What is being asked.
Take the line containing "In a sequential quantity game between two chipmakers, Orion" and every line after it in the data below, and print them exactly as given, with nothing else.

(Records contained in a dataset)
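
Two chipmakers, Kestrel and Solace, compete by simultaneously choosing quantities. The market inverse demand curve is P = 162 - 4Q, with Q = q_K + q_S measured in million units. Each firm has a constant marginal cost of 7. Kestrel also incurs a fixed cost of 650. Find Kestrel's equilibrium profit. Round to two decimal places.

A representative firm's profit is π_i = q_i(162 - 4Q) - 7q_i.
First-order condition (treating rivals' output as given): 155 - 8q_i - 4q_j = 0.
With identical firms every q_j equals q_i, so q_j = q_i and 155 = 12q_i, giving q_i = 155/12.
Price P = 162 - 4·(155/6) = 176/3.
Kestrel's profit: (176/3 - 7)·(155/12) - 650 = 625/36.

17.36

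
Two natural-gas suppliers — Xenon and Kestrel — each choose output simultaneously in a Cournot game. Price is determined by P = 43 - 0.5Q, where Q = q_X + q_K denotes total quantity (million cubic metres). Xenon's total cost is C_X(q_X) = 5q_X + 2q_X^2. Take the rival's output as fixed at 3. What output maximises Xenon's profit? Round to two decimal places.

7.30

With the rival's output fixed at 3, Xenon's profit is π_X = (43 - (1/2)·3 - (1/2)q_X)q_X - (5q_X + 2q_X²) = (83/2 - (1/2)q_X)q_X - (5q_X + 2q_X²).
∂π_X/∂q_X = 73/2 - 5q_X = 0, so q_X = 73/10.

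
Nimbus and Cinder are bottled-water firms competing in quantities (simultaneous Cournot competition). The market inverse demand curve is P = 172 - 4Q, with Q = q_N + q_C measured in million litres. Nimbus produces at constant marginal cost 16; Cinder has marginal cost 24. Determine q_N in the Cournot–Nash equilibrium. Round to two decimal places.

Nimbus's profit: π_N = (172 - 4Q)q_N - (16q_N). Setting ∂π_N/∂q_N = 0: 156 - 8q_N - 4(q_C) = 0.
Cinder's profit: π_C = (172 - 4Q)q_C - (24q_C). Setting ∂π_C/∂q_C = 0: 148 - 8q_C - 4(q_N) = 0.
Best responses: q_N = (156 - 4q_C)/8, q_C = (148 - 4q_N)/8.
Solving the pair: q_N = 41/3, q_C = 35/3.

13.67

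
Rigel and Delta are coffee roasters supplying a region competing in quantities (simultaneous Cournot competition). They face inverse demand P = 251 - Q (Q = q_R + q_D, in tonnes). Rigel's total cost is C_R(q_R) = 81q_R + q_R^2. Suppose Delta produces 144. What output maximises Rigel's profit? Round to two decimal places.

With the rival's output fixed at 144, Rigel's profit is π_R = (251 - 144 - q_R)q_R - (81q_R + q_R²) = (107 - q_R)q_R - (81q_R + q_R²).
∂π_R/∂q_R = 26 - 4q_R = 0, so q_R = 13/2.

6.50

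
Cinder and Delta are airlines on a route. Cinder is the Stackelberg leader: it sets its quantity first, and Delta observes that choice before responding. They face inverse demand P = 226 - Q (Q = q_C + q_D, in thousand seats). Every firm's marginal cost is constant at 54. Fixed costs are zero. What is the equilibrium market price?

Solve by backward induction. Given q_C, the follower Delta maximises π_D = (226 - q_C - q_D)q_D - 54q_D.
∂π_D/∂q_D = 172 - q_C - 2q_D = 0 gives the reaction function q_D = (172 - q_C)/2.
Cinder substitutes q_D(q_C) into its own profit: π_C = q_C(226 - q_C - (172 - q_C)/2) - 54q_C = (140 - (1/2)q_C)q_C - 54q_C.
Maximising: ∂π_C/∂q_C = 86 - q_C = 0, giving q_C = 86.
Then q_D = (172 - 86)/2 = 43.
Total output Q = 129, so price P = 226 - 129 = 97.

97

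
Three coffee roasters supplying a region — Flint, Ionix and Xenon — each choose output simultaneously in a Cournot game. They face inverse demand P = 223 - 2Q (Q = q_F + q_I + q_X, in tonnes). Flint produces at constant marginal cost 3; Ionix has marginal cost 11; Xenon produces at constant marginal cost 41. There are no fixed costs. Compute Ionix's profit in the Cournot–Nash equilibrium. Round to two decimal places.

Flint's profit: π_F = (223 - 2Q)q_F - (3q_F). Setting ∂π_F/∂q_F = 0: 220 - 4q_F - 2(q_I + q_X) = 0.
Ionix's profit: π_I = (223 - 2Q)q_I - (11q_I). Setting ∂π_I/∂q_I = 0: 212 - 4q_I - 2(q_F + q_X) = 0.
Xenon's first-order condition: 182 - 4q_X - 2(q_F + q_I) = 0.
Summing all 3 equations gives 614 − 8Q = 0, hence Q = 307/4.
Back-substituting: q_F = (220 − 307/2)/2 = 133/4, q_I = (212 − 307/2)/2 = 117/4, q_X = (182 − 307/2)/2 = 57/4.
Price P = 223 - 2·(307/4) = 139/2.
Ionix's profit: (139/2 - 11)·(117/4) = 1711.1250.

1711.13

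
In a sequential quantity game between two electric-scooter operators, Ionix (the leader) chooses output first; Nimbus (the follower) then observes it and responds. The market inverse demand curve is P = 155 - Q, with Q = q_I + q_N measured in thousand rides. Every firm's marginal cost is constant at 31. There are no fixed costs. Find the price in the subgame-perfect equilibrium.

62

Solve by backward induction. Given q_I, the follower Nimbus maximises π_N = (155 - q_I - q_N)q_N - 31q_N.
Follower FOC: 124 - q_I - 2q_N = 0, so q_N(q_I) = (124 - q_I)/2.
Ionix substitutes q_N(q_I) into its own profit: π_I = q_I(155 - q_I - (124 - q_I)/2) - 31q_I = (93 - (1/2)q_I)q_I - 31q_I.
Maximising: ∂π_I/∂q_I = 62 - q_I = 0, giving q_I = 62.
Then q_N = (124 - 62)/2 = 31.
Total output Q = 93, so price P = 155 - 93 = 62.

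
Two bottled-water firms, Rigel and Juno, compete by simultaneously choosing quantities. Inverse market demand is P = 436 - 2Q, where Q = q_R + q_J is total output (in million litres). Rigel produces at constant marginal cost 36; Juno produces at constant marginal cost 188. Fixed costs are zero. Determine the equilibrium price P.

Rigel's profit: π_R = (436 - 2Q)q_R - (36q_R). Setting ∂π_R/∂q_R = 0: 400 - 4q_R - 2(q_J) = 0.
Juno's first-order condition: 248 - 4q_J - 2(q_R) = 0.
Rearranging gives the reaction functions q_R = (400 - 2q_J)/4 and q_J = (248 - 2q_R)/4.
Substituting one into the other gives q_R = 92 and q_J = 16.
Total output Q = 108, so price P = 436 - 2·108 = 220.

220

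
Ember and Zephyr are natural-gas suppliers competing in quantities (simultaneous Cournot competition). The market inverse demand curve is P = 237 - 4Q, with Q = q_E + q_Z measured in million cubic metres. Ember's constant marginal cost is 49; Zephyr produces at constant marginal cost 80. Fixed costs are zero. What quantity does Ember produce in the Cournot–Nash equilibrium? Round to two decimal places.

18.25

Ember's profit: π_E = (237 - 4Q)q_E - (49q_E). Setting ∂π_E/∂q_E = 0: 188 - 8q_E - 4(q_Z) = 0.
Zephyr's first-order condition: 157 - 8q_Z - 4(q_E) = 0.
Best responses: q_E = (188 - 4q_Z)/8, q_Z = (157 - 4q_E)/8.
Substituting one into the other gives q_E = 73/4 and q_Z = 21/2.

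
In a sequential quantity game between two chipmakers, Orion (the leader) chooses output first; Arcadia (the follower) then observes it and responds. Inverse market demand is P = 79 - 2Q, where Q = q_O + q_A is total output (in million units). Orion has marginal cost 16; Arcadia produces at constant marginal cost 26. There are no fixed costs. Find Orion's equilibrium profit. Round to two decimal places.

Solve by backward induction. Given q_O, the follower Arcadia maximises π_A = (79 - 2q_O - 2q_A)q_A - 26q_A.
Follower FOC: 53 - 2q_O - 4q_A = 0, so q_A(q_O) = (53 - 2q_O)/4.
Orion substitutes q_A(q_O) into its own profit: π_O = q_O(79 - 2q_O - (53 - 2q_O)/2) - 16q_O = (105/2 - q_O)q_O - 16q_O.
Maximising: ∂π_O/∂q_O = 73/2 - 2q_O = 0, giving q_O = 73/4.
Then q_A = (53 - 2·(73/4))/4 = 33/8.
Price P = 79 - 2·(179/8) = 137/4.
Orion's profit: (137/4 - 16)·(73/4) = 333.0625.

333.06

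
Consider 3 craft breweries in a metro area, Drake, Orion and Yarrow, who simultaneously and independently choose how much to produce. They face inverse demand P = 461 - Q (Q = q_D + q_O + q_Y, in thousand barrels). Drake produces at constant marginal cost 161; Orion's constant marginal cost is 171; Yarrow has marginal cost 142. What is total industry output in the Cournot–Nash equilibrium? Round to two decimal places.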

Solved exercise.
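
In a sequential quantity game between two chipmakers, Orion (the leader) chooses output first; Arcadia (the follower) then observes it and responds. Inverse market demand is P = 79 - 2Q, where Q = q_O + q_A is total output (in million units). Orion has marginal cost 16; Arcadia produces at constant marginal cost 26. There are no fixed costs. Find Orion's equilibrium profit. Round to two decimal places.

Solve by backward induction. Given q_O, the follower Arcadia maximises π_A = (79 - 2q_O - 2q_A)q_A - 26q_A.
Follower FOC: 53 - 2q_O - 4q_A = 0, so q_A(q_O) = (53 - 2q_O)/4.
Orion substitutes q_A(q_O) into its own profit: π_O = q_O(79 - 2q_O - (53 - 2q_O)/2) - 16q_O = (105/2 - q_O)q_O - 16q_O.
Maximising: ∂π_O/∂q_O = 73/2 - 2q_O = 0, giving q_O = 73/4.
Then q_A = (53 - 2·(73/4))/4 = 33/8.
Price P = 79 - 2·(179/8) = 137/4.
Orion's profit: (137/4 - 16)·(73/4) = 333.0625.

333.06

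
Consider 3 craft breweries in a metro area, Drake, Orion and Yarrow, who simultaneously and independently choose how much to produce. They face inverse demand P = 461 - Q (Q = q_D + q_O + q_Y, in thousand barrels). Drake produces at constant marginal cost 161; Orion's constant marginal cost is 171; Yarrow has marginal cost 142. What is total industry output in the Cournot–Nash equilibrium? Round to two decimal places.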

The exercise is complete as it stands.